[YOUR OBJECTIVE]
In the records that follow, find each line with "relations" and pull it out.

Collection entries:
· · · ·

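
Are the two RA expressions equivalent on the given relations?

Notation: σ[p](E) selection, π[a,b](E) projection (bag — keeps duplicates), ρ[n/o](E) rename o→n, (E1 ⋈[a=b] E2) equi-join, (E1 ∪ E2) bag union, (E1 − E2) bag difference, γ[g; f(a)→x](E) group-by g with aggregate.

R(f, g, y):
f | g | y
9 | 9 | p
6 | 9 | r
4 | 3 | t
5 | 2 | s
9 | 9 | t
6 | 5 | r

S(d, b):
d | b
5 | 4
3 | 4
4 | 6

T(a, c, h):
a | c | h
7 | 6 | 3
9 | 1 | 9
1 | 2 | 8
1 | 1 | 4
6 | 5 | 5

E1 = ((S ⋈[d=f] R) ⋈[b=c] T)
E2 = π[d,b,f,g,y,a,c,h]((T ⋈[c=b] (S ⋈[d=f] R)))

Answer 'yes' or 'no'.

E1 stepwise |·|:
  S → 3
  R → 6
  (S ⋈[d=f] R) → 2
  T → 5
  ((S ⋈[d=f] R) ⋈[b=c] T) → 1
E2 stepwise |·|:
  T → 5
  S → 3
  R → 6
  (S ⋈[d=f] R) → 2
  (T ⋈[c=b] (S ⋈[d=f] R)) → 1
  π[d,b,f,g,y,a,c,h]((T ⋈[c=b] (S ⋈[d=f] R))) → 1

E1 and E2 produce the same multiset:
d | b | f | g | y | a | c | h
4 | 6 | 4 | 3 | t | 7 | 6 | 3

yes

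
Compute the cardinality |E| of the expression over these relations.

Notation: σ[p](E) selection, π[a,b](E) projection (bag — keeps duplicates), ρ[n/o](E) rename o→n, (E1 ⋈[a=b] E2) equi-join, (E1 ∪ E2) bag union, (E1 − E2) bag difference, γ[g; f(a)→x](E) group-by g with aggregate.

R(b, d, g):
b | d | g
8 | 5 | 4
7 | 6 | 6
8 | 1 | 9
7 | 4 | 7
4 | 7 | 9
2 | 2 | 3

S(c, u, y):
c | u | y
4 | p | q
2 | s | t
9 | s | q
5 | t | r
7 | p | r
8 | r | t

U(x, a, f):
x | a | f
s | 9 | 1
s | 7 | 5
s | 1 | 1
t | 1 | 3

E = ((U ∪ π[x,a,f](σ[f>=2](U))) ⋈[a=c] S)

Per-node cardinality:
  U → 4
  U → 4
  σ[f>=2](U) → 2
  π[x,a,f](σ[f>=2](U)) → 2
  (U ∪ π[x,a,f](σ[f>=2](U))) → 6
  S → 6
  ((U ∪ π[x,a,f](σ[f>=2](U))) ⋈[a=c] S) → 3

|E| = 3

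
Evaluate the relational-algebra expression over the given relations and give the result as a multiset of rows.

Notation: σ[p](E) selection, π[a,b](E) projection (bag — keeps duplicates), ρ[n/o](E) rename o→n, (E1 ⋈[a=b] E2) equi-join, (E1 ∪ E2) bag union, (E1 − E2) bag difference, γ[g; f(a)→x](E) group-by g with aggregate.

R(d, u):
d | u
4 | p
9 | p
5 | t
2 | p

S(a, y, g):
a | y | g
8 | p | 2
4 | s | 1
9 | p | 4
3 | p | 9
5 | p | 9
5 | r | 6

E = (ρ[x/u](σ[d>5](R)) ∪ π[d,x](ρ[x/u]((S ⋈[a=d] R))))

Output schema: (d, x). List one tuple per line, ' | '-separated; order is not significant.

Subexpression sizes:
  R → 4
  σ[d>5](R) → 1
  ρ[x/u](σ[d>5](R)) → 1
  S → 6
  R → 4
  (S ⋈[a=d] R) → 4
  ρ[x/u]((S ⋈[a=d] R)) → 4
  π[d,x](ρ[x/u]((S ⋈[a=d] R))) → 4
  (ρ[x/u](σ[d>5](R)) ∪ π[d,x](ρ[x/u]((S ⋈[a=d] R)))) → 5

== RESULT ==
d | x
4 | p
5 | t
5 | t
9 | p
9 | p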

· · · ·

[ANSWER BOX]
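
Are the two RA expressions equivalent on the given relations?
Compute the cardinality |E| of the expression over these relations.
Evaluate the relational-algebra expression over the given relations and give the result as a multiset of rows.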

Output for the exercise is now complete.